Content starts

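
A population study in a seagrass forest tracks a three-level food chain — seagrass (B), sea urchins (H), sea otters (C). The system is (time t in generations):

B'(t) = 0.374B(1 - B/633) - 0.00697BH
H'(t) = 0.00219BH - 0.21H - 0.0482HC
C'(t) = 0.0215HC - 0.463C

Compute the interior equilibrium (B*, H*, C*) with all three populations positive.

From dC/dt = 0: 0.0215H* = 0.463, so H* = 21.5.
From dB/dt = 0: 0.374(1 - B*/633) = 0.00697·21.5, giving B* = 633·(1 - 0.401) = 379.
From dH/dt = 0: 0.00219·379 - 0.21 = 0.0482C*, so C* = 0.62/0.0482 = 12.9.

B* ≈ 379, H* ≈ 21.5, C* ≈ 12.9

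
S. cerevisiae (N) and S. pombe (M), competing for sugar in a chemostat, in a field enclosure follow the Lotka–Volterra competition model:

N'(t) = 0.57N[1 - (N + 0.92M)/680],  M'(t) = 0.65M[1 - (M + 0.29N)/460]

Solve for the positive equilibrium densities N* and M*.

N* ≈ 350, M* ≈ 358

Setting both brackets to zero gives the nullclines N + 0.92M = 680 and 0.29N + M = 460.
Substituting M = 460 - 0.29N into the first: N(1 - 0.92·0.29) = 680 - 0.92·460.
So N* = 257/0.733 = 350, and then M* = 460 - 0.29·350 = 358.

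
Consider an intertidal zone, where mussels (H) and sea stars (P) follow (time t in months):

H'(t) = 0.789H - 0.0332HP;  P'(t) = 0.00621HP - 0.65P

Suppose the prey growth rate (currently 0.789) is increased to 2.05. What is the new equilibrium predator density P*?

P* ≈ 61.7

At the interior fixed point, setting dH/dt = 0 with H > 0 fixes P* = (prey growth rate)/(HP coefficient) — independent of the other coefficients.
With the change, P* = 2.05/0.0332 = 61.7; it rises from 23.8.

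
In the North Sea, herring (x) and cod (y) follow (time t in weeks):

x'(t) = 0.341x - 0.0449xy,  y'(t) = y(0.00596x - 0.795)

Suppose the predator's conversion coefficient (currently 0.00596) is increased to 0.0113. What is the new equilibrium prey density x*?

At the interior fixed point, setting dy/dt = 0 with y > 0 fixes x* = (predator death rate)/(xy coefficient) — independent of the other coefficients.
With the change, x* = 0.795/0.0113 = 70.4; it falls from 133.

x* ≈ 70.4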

Content ends

__Aim of the task__
In the records above, the line with "Suppose the prey" marks the start and the line with "x'(t) = 0.341x" marks the end; copy that stretch exactly, both lines included, and nothing else.

__Exercise output__
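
Suppose the prey growth rate (currently 0.789) is increased to 2.05. What is the new equilibrium predator density P*?

P* ≈ 61.7

At the interior fixed point, setting dH/dt = 0 with H > 0 fixes P* = (prey growth rate)/(HP coefficient) — independent of the other coefficients.
With the change, P* = 2.05/0.0332 = 61.7; it rises from 23.8.

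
In the North Sea, herring (x) and cod (y) follow (time t in weeks):

x'(t) = 0.341x - 0.0449xy,  y'(t) = y(0.00596x - 0.795)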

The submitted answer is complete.